Task prompt → Could you say how many lines in the records include "industrial"? Please give the number by itself.

- Opening Delimiter -

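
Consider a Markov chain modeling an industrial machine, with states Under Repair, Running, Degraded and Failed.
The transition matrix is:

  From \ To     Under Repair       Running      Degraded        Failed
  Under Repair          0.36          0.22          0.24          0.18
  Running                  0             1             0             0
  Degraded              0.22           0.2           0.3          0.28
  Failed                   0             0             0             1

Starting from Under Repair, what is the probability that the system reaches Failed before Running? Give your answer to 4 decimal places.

Let h(s) be the probability of absorption at Failed starting from transient state s. Then h(Failed) = 1 and h(Running) = 0. By first-step analysis:
h(Under Repair) = 0.36·h(Under Repair) + 0.22·0 + 0.24·h(Degraded) + 0.18·1
h(Degraded) = 0.22·h(Under Repair) + 0.2·0 + 0.3·h(Degraded) + 0.28·1
Solving: h(Under Repair) = 0.4889, h(Degraded) = 0.5536.
Starting from Under Repair, the probability is 0.4889.

0.4889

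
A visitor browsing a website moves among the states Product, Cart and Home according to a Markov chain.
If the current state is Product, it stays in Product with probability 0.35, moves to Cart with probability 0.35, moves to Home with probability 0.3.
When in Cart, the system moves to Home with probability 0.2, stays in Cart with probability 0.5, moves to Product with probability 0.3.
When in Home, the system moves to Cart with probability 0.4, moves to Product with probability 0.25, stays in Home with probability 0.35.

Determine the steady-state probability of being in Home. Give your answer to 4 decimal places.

Let the stationary distribution be π with π = πP and π_1 + π_2 + π_3 = 1.
π_1 = 0.35·π_1 + 0.3·π_2 + 0.25·π_3
π_2 = 0.35·π_1 + 0.5·π_2 + 0.4·π_3
Solving with the normalization constraint gives π = (0.3015, 0.4277, 0.2708).
So the stationary probability of Home is 0.2708.

0.2708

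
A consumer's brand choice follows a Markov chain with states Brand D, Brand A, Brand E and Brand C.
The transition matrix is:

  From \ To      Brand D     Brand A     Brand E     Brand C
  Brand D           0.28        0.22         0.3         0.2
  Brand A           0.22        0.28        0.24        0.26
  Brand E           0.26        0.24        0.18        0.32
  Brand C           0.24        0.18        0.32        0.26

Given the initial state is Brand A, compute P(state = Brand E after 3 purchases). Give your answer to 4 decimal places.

Propagate the distribution vector 3 purchases from Brand A.
After 0 purchases: (0.0000, 1.0000, 0.0000, 0.0000)
After 1 purchase: (0.2200, 0.2800, 0.2400, 0.2600)
After 2 purchases: (0.2480, 0.2312, 0.2596, 0.2612)
After 3 purchases: (0.2505, 0.2286, 0.2602, 0.2607)
P(in Brand E after 3 purchases) = 0.2602

0.2602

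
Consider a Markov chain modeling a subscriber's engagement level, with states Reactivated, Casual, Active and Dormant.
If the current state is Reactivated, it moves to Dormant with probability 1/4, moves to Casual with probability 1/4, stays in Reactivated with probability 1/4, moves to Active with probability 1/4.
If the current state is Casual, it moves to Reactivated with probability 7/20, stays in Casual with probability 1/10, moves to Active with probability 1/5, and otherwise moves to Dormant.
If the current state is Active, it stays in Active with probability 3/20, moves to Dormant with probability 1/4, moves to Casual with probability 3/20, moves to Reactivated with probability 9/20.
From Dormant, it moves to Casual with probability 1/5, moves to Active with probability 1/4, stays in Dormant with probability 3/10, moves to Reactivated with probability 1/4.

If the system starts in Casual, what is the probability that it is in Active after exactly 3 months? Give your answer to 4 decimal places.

Propagate the distribution vector 3 months from Casual.
After 0 months: (0.0000, 1.0000, 0.0000, 0.0000)
After 1 month: (0.3500, 0.1000, 0.2000, 0.3500)
After 2 months: (0.3000, 0.1975, 0.2250, 0.2775)
After 3 months: (0.3148, 0.1840, 0.2176, 0.2836)
P(in Active after 3 months) = 0.2176

0.2176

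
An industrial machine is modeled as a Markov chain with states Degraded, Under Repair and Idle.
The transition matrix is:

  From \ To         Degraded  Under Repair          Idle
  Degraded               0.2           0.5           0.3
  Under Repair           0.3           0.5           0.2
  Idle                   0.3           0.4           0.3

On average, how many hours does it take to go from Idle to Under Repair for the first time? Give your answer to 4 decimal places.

2.3404

Let t(s) be the expected number of hours to first reach Under Repair from state s, with t(Under Repair) = 0. Conditioning on the first hour:
t(Degraded) = 1 + 0.2·t(Degraded) + 0.3·t(Idle)
t(Idle) = 1 + 0.3·t(Degraded) + 0.3·t(Idle)
Solving: t(Degraded) = 2.1277, t(Idle) = 2.3404.
Expected hours from Idle to Under Repair: 2.3404.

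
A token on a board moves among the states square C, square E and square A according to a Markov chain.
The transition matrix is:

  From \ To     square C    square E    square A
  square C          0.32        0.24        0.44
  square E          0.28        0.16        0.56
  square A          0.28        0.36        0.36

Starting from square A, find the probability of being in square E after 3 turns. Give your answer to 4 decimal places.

0.2742

Propagate the distribution vector 3 turns from square A.
After 0 turns: (0.0000, 0.0000, 1.0000)
After 1 turn: (0.2800, 0.3600, 0.3600)
After 2 turns: (0.2912, 0.2544, 0.4544)
After 3 turns: (0.2916, 0.2742, 0.4342)
P(in square E after 3 turns) = 0.2742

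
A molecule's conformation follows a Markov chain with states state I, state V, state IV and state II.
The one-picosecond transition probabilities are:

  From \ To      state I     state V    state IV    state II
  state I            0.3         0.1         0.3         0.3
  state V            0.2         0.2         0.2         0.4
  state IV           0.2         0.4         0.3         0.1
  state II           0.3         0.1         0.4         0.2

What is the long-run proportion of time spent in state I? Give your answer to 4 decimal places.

Let the stationary distribution be π with π = πP and π_1 + π_2 + π_3 + π_4 = 1.
π_1 = 0.3·π_1 + 0.2·π_2 + 0.2·π_3 + 0.3·π_4
π_2 = 0.1·π_1 + 0.2·π_2 + 0.4·π_3 + 0.1·π_4
π_3 = 0.3·π_1 + 0.2·π_2 + 0.3·π_3 + 0.4·π_4
Solving with the normalization constraint gives π = (0.2486, 0.2119, 0.3025, 0.2370).
So the stationary probability of state I is 0.2486.

0.2486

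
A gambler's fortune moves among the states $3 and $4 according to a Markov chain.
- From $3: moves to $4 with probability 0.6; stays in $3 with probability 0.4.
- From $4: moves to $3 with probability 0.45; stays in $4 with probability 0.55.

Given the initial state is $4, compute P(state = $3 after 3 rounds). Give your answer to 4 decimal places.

0.4286

Propagate the distribution vector 3 rounds from $4.
After 0 rounds: (0.0000, 1.0000)
After 1 round: (0.4500, 0.5500)
After 2 rounds: (0.4275, 0.5725)
After 3 rounds: (0.4286, 0.5714)
P(in $3 after 3 rounds) = 0.4286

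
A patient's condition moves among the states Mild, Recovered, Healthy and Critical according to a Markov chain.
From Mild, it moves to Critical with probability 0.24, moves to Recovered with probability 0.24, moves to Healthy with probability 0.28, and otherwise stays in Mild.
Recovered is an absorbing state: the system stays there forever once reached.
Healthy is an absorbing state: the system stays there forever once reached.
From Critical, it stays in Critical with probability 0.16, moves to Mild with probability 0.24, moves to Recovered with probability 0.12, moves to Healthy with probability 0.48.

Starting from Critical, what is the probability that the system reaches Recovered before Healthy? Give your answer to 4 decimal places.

Let h(s) be the probability of absorption at Recovered starting from transient state s. Then h(Recovered) = 1 and h(Healthy) = 0. By first-step analysis:
h(Mild) = 0.24·h(Mild) + 0.24·1 + 0.28·0 + 0.24·h(Critical)
h(Critical) = 0.24·h(Mild) + 0.12·1 + 0.48·0 + 0.16·h(Critical)
Solving: h(Mild) = 0.3967, h(Critical) = 0.2562.
Starting from Critical, the probability is 0.2562.

0.2562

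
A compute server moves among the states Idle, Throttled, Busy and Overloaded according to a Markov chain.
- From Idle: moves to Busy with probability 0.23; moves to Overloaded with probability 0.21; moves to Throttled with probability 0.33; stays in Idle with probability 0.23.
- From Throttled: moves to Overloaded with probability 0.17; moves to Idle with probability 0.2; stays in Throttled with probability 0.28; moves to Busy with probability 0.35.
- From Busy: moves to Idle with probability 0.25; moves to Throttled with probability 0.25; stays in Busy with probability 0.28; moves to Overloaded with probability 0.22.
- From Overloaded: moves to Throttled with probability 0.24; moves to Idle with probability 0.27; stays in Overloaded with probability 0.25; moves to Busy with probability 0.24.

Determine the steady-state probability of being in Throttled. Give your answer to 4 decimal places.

Let the stationary distribution be π with π = πP and π_1 + π_2 + π_3 + π_4 = 1.
π_1 = 0.23·π_1 + 0.2·π_2 + 0.25·π_3 + 0.27·π_4
π_2 = 0.33·π_1 + 0.28·π_2 + 0.25·π_3 + 0.24·π_4
π_3 = 0.23·π_1 + 0.35·π_2 + 0.28·π_3 + 0.24·π_4
Solving with the normalization constraint gives π = (0.2357, 0.2750, 0.2791, 0.2102).
So the stationary probability of Throttled is 0.2750.

0.2750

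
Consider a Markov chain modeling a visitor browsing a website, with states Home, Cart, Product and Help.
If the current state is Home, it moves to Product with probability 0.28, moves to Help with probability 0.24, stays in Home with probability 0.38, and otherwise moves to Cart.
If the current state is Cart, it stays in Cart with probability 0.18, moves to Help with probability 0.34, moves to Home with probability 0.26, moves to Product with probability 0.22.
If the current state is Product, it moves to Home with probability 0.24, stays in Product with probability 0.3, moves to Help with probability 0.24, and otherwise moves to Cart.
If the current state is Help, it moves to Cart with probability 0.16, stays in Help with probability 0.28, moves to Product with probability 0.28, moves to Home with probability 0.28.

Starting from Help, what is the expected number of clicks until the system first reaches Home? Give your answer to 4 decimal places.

Let t(s) be the expected number of clicks to first reach Home from state s, with t(Home) = 0. Conditioning on the first click:
t(Cart) = 1 + 0.18·t(Cart) + 0.22·t(Product) + 0.34·t(Help)
t(Product) = 1 + 0.22·t(Cart) + 0.3·t(Product) + 0.24·t(Help)
t(Help) = 1 + 0.16·t(Cart) + 0.28·t(Product) + 0.28·t(Help)
Solving: t(Cart) = 3.8350, t(Product) = 3.9256, t(Help) = 3.7677.
Expected clicks from Help to Home: 3.7677.

3.7677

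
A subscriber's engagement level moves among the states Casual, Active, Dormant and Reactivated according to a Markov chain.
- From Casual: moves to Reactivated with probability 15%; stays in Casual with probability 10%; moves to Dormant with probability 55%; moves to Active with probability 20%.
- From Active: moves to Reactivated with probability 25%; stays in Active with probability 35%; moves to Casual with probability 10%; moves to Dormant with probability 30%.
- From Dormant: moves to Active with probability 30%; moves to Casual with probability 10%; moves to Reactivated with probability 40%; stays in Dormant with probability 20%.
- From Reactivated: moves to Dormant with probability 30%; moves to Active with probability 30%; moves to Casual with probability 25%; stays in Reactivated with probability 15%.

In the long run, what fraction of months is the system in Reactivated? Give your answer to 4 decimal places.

0.2562

Let the stationary distribution be π with π = πP and π_1 + π_2 + π_3 + π_4 = 1.
π_1 = 0.1·π_1 + 0.1·π_2 + 0.1·π_3 + 0.25·π_4
π_2 = 0.2·π_1 + 0.35·π_2 + 0.3·π_3 + 0.3·π_4
π_3 = 0.55·π_1 + 0.3·π_2 + 0.2·π_3 + 0.3·π_4
Solving with the normalization constraint gives π = (0.1384, 0.3012, 0.3042, 0.2562).
So the stationary probability of Reactivated is 0.2562.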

- Closing Delimiter -

Expected answer → 2